Top of Recorded data
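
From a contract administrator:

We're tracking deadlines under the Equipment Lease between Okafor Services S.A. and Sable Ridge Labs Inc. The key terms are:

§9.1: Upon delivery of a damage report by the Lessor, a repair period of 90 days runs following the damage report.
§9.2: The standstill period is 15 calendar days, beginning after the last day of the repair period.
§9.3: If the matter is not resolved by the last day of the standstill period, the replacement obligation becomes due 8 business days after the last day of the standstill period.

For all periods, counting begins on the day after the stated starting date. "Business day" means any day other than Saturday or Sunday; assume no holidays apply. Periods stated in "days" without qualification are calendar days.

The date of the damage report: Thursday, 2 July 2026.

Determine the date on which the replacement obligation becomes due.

The last day of the repair period: 90 calendar days after 2 July 2026 is 30 September 2026.
The last day of the standstill period: 15 calendar days after 30 September 2026 is 15 October 2026.
The date on which the replacement obligation becomes due: 8 business days after Thursday, 15 October 2026, skipping weekends — Oct 16, Oct 19, Oct 20, Oct 21, Oct 22, Oct 23, Oct 26, Oct 27 — lands on Tuesday, 27 October 2026.

27 October 2026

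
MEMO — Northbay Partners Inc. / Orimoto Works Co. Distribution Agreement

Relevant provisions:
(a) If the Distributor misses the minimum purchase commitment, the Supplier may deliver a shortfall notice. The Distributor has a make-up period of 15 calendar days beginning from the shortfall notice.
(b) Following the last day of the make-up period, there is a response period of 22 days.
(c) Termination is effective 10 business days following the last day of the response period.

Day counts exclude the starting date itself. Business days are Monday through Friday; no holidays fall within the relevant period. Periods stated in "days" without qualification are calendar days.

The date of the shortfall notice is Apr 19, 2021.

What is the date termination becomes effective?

Jun 9, 2021

Adding 15 calendar days to Apr 19, 2021 gives May 4, 2021, which is the last day of the make-up period.
The last day of the response period: 22 calendar days after May 4, 2021 is May 26, 2021.
From Wednesday, May 26, 2021, 10 business days (May 27, May 28, May 31, Jun 1, Jun 2, Jun 3, Jun 4, Jun 7, Jun 8, Jun 9, skipping weekends) brings us to Wednesday, Jun 9, 2021, which is the date termination becomes effective.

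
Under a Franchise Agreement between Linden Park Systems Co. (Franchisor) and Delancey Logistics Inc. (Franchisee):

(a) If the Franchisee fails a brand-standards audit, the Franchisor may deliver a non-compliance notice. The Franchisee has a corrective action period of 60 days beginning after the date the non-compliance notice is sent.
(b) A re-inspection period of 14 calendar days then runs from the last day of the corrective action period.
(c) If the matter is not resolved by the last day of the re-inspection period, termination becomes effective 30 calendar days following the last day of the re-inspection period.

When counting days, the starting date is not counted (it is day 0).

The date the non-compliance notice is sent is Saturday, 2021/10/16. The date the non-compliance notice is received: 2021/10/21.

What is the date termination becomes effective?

2022/01/28

Adding 60 calendar days to 2021/10/16 gives 2021/12/15, which is the last day of the corrective action period.
The last day of the re-inspection period: 14 calendar days after 2021/12/15 is 2021/12/29.
Adding 30 calendar days to 2021/12/29 gives 2022/01/28, which is the date termination becomes effective.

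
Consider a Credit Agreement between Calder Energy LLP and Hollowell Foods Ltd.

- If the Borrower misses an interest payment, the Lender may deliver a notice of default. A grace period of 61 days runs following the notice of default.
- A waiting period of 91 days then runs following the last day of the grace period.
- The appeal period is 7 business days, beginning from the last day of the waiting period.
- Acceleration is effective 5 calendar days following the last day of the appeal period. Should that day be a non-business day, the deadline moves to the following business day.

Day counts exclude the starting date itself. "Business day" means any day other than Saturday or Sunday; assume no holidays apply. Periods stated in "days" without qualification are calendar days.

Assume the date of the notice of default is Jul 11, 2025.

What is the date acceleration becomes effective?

Dec 24, 2025

The last day of the grace period: Jul 11, 2025 + 61 days = Sep 10, 2025.
The last day of the waiting period: Sep 10, 2025 + 91 days = Dec 10, 2025.
The last day of the appeal period: counting 7 business days from Wednesday, Dec 10, 2025 (Dec 11, Dec 12, Dec 15, Dec 16, Dec 17, Dec 18, Dec 19, skipping weekends) reaches Friday, Dec 19, 2025.
The date acceleration becomes effective: Dec 19, 2025 + 5 days = Dec 24, 2025. Dec 24, 2025 is a Wednesday, so no roll-forward applies.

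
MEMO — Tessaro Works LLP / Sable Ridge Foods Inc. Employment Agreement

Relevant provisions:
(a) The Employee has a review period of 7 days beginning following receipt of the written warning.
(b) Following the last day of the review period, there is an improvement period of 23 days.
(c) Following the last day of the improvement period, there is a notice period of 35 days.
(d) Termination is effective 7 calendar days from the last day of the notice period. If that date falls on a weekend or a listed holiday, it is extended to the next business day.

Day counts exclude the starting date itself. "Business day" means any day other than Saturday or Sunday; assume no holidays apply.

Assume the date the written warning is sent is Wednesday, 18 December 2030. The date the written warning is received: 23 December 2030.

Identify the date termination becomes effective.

5 March 2031

The last day of the review period: 7 calendar days after 23 December 2030 is 30 December 2030.
The last day of the improvement period: 23 calendar days after 30 December 2030 is 22 January 2031.
The last day of the notice period: 22 January 2031 + 35 days = 26 February 2031.
The date termination becomes effective: 26 February 2031 + 7 days = 5 March 2031. 5 March 2031 is a Wednesday, so no roll-forward applies.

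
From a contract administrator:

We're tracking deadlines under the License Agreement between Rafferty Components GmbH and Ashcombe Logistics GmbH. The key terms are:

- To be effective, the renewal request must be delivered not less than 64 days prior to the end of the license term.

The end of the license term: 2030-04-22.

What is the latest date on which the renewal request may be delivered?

2030-02-17

Counting back 64 calendar days from 2030-04-22 gives 2030-02-17.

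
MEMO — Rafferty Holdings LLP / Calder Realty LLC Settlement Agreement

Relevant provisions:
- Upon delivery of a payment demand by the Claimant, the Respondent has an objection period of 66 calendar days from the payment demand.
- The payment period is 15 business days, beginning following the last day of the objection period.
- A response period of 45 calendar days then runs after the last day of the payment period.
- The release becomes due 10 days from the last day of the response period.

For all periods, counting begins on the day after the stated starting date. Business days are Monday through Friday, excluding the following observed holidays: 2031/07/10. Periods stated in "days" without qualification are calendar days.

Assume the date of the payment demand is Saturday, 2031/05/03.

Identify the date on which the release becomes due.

2031/09/23

The last day of the objection period: 66 calendar days after 2031/05/03 is 2031/07/08.
From Tuesday, 2031/07/08, 15 business days (Jul 9, Jul 11, Jul 14, Jul 15, …, Jul 28, Jul 29, Jul 30, skipping weekends and the listed holiday on Jul 10) brings us to Wednesday, 2031/07/30, which is the last day of the payment period.
Adding 45 calendar days to 2031/07/30 gives 2031/09/13, which is the last day of the response period.
The date on which the release becomes due: 10 calendar days after 2031/09/13 is 2031/09/23.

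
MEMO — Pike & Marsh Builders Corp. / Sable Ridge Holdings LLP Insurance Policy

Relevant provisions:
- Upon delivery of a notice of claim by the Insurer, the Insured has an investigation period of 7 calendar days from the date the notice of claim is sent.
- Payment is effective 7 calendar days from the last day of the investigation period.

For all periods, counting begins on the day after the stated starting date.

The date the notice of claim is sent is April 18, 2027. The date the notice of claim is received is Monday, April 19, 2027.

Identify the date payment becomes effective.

The last day of the investigation period: 7 calendar days after April 18, 2027 is April 25, 2027.
Adding 7 calendar days to April 25, 2027 gives May 2, 2027, which is the date payment becomes effective.

May 2, 2027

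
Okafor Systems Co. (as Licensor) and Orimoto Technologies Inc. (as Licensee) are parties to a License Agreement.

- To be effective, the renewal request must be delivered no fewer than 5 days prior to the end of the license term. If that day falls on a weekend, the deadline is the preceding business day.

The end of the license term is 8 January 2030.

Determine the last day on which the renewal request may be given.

3 January 2030

Counting back 5 calendar days from 8 January 2030 gives 3 January 2030. That is a Thursday, so no adjustment is needed.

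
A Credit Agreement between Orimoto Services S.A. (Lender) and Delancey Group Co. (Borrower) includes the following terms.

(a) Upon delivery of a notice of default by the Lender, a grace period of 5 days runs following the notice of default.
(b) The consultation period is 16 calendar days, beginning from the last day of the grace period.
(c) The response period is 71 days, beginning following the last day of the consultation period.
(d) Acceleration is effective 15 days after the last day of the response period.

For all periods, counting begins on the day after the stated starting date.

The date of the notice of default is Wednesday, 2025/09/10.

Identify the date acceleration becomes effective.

2025/12/26

The last day of the grace period: 2025/09/10 + 5 days = 2025/09/15.
The last day of the consultation period: 2025/09/15 + 16 days = 2025/10/01.
Adding 71 calendar days to 2025/10/01 gives 2025/12/11, which is the last day of the response period.
The date acceleration becomes effective: 15 calendar days after 2025/12/11 is 2025/12/26.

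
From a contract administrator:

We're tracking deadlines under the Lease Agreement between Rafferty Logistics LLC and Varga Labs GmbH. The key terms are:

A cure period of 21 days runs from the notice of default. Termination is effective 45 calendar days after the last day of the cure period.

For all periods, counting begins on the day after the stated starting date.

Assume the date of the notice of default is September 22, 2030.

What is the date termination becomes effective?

November 27, 2030

The last day of the cure period: September 22, 2030 + 21 days = October 13, 2030.
Adding 45 calendar days to October 13, 2030 gives November 27, 2030, which is the date termination becomes effective.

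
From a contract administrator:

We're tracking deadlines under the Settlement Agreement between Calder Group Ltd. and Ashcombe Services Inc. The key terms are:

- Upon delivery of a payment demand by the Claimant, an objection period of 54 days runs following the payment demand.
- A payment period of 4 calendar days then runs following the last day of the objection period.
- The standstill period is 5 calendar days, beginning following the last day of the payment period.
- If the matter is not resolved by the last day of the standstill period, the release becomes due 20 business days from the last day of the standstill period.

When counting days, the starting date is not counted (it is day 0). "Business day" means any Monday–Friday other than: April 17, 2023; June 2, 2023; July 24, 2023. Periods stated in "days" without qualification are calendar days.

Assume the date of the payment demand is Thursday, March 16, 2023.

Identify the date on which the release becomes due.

The last day of the objection period: 54 calendar days after March 16, 2023 is May 9, 2023.
Adding 4 calendar days to May 9, 2023 gives May 13, 2023, which is the last day of the payment period.
Adding 5 calendar days to May 13, 2023 gives May 18, 2023, which is the last day of the standstill period.
The date on which the release becomes due: 20 business days after Thursday, May 18, 2023, skipping weekends and the listed holiday on Jun 2 — May 19, May 22, May 23, May 24, …, Jun 14, Jun 15, Jun 16 — lands on Friday, June 16, 2023.

June 16, 2023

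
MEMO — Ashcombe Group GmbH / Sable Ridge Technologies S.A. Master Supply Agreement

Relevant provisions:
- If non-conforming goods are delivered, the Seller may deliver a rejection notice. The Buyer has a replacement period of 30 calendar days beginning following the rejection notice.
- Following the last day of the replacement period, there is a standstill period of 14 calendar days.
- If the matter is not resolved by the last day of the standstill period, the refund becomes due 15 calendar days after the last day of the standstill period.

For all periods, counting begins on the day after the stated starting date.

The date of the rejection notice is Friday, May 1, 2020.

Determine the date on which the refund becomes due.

Adding 30 calendar days to May 1, 2020 gives May 31, 2020, which is the last day of the replacement period.
The last day of the standstill period: May 31, 2020 + 14 days = Jun 14, 2020.
The date on which the refund becomes due: Jun 14, 2020 + 15 days = Jun 29, 2020.

Jun 29, 2020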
Bottom of Recorded data
Assignment: For each line in the data above that contains the string "Borrower", extract the line.

Exercise answer:
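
- If the Borrower misses an interest payment, the Lender may deliver a notice of default. A grace period of 61 days runs following the notice of default.
A Credit Agreement between Orimoto Services S.A. (Lender) and Delancey Group Co. (Borrower) includes the following terms.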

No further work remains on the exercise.